▶ [Task instructions]
Look through the records below and copy each line that includes the word "means".

[Dataset items]
════

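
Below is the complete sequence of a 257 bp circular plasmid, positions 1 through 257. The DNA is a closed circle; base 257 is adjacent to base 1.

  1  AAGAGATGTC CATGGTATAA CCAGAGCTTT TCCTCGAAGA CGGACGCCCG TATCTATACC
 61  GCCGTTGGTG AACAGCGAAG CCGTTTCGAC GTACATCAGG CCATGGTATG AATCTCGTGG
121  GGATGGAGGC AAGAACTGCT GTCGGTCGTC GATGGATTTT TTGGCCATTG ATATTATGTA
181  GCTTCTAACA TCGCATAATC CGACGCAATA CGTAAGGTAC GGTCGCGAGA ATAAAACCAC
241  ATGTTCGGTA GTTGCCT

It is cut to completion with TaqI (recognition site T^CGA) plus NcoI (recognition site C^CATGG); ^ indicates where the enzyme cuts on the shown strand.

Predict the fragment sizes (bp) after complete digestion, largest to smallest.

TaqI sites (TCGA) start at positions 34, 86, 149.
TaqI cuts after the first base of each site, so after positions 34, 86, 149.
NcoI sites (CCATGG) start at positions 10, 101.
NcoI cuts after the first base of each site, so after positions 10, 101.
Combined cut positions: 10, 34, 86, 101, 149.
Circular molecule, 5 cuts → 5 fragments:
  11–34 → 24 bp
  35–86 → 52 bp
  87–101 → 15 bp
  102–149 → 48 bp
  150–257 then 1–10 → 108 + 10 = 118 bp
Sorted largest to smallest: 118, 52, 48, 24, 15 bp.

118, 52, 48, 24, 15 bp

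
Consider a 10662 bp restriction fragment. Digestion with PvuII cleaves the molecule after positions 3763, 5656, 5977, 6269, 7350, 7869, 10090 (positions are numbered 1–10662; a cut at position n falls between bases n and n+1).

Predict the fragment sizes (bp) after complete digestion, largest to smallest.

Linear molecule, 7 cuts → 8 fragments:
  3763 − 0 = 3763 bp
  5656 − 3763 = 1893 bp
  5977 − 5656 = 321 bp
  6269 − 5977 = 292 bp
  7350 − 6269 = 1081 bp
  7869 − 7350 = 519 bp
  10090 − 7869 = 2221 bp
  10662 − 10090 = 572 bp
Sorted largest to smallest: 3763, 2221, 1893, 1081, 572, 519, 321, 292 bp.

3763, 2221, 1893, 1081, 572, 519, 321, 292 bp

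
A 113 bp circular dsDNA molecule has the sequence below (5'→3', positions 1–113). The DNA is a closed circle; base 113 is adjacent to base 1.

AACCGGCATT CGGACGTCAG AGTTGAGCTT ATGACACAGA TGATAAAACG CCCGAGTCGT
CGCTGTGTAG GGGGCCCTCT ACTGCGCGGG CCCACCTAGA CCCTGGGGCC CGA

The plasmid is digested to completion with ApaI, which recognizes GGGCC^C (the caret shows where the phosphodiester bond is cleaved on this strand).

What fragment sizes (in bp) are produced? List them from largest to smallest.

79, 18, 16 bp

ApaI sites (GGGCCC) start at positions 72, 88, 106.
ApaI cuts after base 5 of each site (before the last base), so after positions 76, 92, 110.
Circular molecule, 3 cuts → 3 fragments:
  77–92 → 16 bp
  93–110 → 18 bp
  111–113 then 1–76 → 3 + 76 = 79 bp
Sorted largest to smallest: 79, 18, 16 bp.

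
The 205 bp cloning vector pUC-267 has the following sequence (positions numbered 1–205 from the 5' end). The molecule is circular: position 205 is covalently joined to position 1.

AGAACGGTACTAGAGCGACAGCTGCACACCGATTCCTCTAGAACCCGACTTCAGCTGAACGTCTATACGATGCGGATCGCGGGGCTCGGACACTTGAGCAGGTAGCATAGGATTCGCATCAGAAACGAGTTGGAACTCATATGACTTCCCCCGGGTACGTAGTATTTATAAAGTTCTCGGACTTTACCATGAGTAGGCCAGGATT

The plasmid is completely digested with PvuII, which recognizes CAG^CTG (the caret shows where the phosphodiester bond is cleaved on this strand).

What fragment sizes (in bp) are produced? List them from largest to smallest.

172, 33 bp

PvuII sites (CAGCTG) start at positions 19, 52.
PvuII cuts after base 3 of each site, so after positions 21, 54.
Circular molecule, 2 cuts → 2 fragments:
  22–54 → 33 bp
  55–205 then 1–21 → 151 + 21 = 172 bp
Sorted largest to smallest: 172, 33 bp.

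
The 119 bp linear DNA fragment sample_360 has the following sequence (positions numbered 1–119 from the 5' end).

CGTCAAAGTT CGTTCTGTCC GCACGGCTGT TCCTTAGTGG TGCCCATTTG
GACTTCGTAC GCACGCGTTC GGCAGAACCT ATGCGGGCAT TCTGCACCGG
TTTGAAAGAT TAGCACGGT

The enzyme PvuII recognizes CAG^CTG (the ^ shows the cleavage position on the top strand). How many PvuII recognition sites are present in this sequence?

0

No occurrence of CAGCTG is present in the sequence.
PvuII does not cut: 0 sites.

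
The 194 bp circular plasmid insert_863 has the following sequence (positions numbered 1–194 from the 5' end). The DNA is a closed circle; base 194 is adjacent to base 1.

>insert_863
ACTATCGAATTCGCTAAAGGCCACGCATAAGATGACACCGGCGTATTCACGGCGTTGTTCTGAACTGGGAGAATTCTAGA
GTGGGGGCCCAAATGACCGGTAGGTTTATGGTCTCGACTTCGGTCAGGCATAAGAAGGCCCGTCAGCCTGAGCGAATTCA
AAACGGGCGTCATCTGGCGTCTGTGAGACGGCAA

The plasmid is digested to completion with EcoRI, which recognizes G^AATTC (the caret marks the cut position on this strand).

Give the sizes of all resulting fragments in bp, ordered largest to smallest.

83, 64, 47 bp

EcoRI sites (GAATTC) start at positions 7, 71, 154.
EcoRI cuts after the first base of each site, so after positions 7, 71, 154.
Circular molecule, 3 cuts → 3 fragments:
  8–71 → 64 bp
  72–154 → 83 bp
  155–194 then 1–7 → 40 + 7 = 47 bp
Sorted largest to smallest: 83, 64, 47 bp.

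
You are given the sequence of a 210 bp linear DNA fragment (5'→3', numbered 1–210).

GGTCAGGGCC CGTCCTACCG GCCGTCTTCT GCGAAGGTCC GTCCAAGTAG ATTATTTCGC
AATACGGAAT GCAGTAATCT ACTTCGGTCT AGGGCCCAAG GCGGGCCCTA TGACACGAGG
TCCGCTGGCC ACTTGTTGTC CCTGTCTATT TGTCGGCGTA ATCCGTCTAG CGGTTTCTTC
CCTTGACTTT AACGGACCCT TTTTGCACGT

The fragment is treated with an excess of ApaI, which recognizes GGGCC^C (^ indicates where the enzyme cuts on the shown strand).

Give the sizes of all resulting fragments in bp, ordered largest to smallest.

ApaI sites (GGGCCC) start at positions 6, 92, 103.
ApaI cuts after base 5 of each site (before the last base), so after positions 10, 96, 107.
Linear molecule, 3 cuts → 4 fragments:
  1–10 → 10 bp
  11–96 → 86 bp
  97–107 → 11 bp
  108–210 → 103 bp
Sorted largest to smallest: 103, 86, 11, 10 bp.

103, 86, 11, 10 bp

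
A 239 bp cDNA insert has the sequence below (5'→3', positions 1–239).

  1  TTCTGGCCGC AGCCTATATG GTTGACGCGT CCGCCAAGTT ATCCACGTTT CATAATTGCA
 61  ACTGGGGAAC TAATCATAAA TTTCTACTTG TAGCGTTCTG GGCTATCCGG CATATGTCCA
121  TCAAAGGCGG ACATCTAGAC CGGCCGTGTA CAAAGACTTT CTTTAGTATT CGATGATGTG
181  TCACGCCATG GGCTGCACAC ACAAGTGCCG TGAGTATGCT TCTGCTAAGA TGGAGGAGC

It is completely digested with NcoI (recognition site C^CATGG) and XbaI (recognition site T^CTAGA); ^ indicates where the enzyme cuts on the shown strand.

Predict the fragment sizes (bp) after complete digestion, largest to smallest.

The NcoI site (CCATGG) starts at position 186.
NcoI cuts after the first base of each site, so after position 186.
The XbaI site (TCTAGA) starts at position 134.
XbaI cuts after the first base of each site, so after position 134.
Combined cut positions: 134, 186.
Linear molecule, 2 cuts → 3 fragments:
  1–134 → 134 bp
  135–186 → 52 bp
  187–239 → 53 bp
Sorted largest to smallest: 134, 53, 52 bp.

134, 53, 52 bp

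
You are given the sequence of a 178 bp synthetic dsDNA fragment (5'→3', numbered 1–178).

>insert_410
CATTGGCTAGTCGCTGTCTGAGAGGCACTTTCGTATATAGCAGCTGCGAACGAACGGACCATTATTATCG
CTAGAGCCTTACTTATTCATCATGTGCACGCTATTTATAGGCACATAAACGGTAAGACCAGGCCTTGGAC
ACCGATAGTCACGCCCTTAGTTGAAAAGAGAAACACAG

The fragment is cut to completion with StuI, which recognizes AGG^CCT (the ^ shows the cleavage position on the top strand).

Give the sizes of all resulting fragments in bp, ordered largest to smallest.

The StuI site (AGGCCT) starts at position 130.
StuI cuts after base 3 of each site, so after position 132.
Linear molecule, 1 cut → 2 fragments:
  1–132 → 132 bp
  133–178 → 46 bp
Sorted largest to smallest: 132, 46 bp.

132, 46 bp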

════

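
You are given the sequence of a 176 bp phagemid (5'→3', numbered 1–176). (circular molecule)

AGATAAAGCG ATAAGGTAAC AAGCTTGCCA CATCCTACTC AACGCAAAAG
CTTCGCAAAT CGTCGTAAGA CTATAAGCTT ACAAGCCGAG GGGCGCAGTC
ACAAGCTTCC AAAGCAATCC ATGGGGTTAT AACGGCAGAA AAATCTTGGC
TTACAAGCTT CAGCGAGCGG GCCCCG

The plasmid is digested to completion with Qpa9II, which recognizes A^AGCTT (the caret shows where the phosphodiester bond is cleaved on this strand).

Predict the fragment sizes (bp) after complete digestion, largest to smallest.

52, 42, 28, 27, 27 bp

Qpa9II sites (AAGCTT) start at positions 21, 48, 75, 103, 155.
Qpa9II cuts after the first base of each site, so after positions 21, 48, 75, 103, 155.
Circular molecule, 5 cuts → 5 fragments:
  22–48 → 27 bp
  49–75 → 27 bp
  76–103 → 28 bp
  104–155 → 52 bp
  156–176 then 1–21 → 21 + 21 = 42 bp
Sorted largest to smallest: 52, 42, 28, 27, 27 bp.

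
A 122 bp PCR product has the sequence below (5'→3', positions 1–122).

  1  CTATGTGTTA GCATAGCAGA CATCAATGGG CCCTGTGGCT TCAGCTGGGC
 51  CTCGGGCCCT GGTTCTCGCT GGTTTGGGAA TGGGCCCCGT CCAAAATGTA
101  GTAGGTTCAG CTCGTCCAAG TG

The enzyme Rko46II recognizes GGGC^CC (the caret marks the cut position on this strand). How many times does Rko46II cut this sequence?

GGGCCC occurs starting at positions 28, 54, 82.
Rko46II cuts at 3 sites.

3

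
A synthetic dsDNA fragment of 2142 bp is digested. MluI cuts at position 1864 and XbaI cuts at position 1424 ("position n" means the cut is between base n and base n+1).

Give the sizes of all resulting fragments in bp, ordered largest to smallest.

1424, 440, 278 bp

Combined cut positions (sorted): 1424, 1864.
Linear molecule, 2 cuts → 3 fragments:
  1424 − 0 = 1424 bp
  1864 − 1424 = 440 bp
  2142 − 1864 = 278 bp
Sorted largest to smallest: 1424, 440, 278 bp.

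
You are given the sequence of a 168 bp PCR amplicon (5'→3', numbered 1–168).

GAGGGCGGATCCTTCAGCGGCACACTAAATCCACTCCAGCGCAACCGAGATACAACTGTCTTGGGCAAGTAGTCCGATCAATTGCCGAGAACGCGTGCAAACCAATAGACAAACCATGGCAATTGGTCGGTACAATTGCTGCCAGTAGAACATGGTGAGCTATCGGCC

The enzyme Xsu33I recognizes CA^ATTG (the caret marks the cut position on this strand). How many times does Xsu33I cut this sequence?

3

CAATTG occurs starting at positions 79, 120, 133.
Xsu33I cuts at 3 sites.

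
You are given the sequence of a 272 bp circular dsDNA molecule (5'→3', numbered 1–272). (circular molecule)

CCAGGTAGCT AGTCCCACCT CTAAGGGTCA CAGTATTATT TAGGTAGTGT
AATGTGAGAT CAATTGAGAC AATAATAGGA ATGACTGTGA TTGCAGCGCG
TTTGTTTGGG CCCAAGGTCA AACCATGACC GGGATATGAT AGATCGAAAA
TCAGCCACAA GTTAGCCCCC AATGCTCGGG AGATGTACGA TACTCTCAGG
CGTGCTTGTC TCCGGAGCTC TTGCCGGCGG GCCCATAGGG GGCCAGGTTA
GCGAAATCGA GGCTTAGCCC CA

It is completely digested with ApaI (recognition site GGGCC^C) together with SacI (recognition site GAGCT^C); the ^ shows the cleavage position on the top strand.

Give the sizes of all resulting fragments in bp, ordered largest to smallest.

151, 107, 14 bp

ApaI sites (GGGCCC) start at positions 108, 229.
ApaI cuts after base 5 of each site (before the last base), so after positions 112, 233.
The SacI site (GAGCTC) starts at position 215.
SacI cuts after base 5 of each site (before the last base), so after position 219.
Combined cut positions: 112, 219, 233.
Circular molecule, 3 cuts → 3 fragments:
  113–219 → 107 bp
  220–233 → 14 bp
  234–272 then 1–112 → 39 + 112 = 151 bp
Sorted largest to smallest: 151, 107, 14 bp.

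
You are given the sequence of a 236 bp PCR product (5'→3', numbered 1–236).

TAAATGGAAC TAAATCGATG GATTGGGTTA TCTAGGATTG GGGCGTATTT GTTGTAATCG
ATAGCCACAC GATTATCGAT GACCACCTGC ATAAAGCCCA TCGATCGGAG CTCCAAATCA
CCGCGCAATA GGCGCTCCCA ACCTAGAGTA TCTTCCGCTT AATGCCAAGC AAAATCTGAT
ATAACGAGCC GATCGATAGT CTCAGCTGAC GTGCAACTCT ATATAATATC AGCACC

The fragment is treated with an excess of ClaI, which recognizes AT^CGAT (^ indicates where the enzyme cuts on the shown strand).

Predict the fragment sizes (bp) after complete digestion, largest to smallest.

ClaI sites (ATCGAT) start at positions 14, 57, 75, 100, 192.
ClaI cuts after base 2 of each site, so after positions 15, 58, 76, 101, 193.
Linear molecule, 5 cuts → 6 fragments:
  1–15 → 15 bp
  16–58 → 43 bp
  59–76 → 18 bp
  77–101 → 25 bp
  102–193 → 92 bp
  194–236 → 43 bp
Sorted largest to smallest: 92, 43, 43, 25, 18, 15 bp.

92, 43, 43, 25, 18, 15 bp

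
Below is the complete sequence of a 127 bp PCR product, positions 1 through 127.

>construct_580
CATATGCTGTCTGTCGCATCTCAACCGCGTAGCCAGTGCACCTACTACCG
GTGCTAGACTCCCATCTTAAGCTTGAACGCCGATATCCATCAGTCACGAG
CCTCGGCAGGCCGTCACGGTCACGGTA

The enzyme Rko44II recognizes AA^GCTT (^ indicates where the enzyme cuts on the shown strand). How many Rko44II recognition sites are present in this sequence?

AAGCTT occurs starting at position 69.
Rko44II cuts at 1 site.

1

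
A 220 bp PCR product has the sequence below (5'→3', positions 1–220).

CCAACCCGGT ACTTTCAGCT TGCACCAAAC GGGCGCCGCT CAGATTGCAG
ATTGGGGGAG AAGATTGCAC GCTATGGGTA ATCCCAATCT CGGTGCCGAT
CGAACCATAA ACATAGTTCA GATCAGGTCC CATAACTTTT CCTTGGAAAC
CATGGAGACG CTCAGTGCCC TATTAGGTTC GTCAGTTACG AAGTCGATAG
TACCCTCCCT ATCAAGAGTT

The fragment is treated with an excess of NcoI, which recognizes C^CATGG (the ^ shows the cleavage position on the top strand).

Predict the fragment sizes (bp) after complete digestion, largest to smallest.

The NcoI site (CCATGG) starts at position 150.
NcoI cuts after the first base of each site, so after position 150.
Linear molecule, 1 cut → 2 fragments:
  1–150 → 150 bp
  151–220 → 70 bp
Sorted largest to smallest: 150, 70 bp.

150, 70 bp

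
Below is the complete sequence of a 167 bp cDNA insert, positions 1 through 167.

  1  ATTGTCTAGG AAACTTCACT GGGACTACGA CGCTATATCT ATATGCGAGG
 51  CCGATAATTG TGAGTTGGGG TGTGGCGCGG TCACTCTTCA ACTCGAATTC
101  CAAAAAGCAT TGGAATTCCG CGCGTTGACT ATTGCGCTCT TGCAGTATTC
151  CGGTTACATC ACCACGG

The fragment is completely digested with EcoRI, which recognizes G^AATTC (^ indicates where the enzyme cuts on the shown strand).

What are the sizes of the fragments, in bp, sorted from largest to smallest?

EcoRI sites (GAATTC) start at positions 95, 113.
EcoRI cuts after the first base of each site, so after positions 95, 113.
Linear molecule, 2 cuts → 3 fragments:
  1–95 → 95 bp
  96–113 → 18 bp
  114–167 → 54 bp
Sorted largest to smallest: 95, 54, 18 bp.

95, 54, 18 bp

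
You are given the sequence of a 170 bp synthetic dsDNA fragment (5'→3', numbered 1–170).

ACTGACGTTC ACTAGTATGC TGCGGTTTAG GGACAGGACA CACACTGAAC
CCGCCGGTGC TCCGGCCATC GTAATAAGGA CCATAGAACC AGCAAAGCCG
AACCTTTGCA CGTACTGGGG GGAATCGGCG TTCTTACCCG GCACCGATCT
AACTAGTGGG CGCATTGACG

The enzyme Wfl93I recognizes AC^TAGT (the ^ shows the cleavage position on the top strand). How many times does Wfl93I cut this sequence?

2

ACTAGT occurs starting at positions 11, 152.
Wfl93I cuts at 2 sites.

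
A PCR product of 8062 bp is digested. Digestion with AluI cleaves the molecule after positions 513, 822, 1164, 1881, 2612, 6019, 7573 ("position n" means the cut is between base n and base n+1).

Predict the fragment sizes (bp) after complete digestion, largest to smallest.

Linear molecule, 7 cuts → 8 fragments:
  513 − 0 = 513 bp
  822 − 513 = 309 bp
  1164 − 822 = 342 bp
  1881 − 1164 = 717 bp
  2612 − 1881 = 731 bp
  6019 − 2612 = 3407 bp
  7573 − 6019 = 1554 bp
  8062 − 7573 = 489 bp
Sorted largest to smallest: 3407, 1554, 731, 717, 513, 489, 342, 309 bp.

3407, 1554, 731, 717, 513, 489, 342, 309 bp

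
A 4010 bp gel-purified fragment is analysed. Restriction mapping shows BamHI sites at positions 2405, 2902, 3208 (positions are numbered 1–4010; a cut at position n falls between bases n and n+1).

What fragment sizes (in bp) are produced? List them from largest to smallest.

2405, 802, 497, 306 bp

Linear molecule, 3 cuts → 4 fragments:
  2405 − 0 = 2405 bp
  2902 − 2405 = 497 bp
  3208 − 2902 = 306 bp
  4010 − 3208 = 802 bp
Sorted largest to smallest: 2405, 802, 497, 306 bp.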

════

▶ [Response for this exercise]
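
A synthetic dsDNA fragment of 2142 bp is digested. MluI cuts at position 1864 and XbaI cuts at position 1424 ("position n" means the cut is between base n and base n+1).
A PCR product of 8062 bp is digested. Digestion with AluI cleaves the molecule after positions 513, 822, 1164, 1881, 2612, 6019, 7573 ("position n" means the cut is between base n and base n+1).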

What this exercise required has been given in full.